Exercise description: This exercise asks for a copy of each line in the records below with the word "place" in it.

Task material:
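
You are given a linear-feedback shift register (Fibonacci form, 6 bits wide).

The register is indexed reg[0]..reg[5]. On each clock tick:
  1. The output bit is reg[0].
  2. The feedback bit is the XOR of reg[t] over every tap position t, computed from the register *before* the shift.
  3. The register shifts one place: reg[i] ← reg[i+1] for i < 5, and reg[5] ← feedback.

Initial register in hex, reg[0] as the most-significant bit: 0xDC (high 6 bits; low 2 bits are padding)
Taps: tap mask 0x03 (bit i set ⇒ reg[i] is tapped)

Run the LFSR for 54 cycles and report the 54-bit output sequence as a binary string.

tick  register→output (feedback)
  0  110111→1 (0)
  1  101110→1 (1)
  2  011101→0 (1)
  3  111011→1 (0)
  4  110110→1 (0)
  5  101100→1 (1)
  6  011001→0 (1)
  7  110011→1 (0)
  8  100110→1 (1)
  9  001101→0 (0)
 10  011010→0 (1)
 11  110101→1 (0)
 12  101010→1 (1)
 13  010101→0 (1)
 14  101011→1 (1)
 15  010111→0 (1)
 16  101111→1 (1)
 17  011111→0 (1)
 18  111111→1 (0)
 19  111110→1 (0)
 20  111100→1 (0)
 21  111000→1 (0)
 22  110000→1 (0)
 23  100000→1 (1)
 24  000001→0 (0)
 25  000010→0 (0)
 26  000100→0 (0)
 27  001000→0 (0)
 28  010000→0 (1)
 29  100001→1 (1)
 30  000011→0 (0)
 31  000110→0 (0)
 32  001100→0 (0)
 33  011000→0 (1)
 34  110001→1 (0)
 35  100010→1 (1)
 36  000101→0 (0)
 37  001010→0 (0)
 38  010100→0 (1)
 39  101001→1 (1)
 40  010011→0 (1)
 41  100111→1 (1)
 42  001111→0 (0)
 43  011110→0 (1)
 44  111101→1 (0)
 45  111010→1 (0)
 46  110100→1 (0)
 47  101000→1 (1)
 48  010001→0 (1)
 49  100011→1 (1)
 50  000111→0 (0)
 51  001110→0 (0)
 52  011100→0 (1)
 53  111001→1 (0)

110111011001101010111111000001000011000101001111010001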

* * *

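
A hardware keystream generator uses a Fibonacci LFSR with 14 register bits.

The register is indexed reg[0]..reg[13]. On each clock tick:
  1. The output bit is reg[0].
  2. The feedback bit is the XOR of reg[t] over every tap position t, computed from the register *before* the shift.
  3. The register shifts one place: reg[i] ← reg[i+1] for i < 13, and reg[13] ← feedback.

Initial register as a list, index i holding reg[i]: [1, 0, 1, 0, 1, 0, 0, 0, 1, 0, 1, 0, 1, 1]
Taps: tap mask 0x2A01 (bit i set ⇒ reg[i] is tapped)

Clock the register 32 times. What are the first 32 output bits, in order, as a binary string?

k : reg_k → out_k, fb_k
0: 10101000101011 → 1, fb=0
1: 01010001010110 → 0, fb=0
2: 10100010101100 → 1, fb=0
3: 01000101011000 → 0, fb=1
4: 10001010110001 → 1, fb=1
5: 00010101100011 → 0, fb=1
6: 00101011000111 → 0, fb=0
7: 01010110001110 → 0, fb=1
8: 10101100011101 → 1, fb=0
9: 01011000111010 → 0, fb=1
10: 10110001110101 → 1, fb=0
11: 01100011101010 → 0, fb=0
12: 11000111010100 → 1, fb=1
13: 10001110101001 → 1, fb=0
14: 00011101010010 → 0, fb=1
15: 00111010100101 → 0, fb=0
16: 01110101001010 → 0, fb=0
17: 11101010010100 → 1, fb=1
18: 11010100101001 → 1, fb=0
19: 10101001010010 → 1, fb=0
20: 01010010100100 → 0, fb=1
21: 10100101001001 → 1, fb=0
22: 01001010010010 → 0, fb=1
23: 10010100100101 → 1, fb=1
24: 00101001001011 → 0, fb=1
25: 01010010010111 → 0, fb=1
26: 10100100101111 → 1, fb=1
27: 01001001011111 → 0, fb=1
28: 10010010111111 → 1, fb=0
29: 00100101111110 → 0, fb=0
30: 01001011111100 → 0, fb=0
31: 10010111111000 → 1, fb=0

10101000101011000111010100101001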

* * *

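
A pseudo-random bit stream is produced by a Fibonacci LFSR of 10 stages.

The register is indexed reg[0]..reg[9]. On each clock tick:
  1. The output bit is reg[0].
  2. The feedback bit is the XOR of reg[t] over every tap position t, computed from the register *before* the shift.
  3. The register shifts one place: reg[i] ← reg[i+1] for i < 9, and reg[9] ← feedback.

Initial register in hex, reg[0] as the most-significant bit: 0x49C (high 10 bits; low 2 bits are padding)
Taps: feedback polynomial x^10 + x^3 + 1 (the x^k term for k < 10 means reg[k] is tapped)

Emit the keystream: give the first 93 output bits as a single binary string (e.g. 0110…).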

Result for this exercise:
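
  3. The register shifts one place: reg[i] ← reg[i+1] for i < 5, and reg[5] ← feedback.
  3. The register shifts one place: reg[i] ← reg[i+1] for i < 13, and reg[13] ← feedback.
  3. The register shifts one place: reg[i] ← reg[i+1] for i < 9, and reg[9] ← feedback.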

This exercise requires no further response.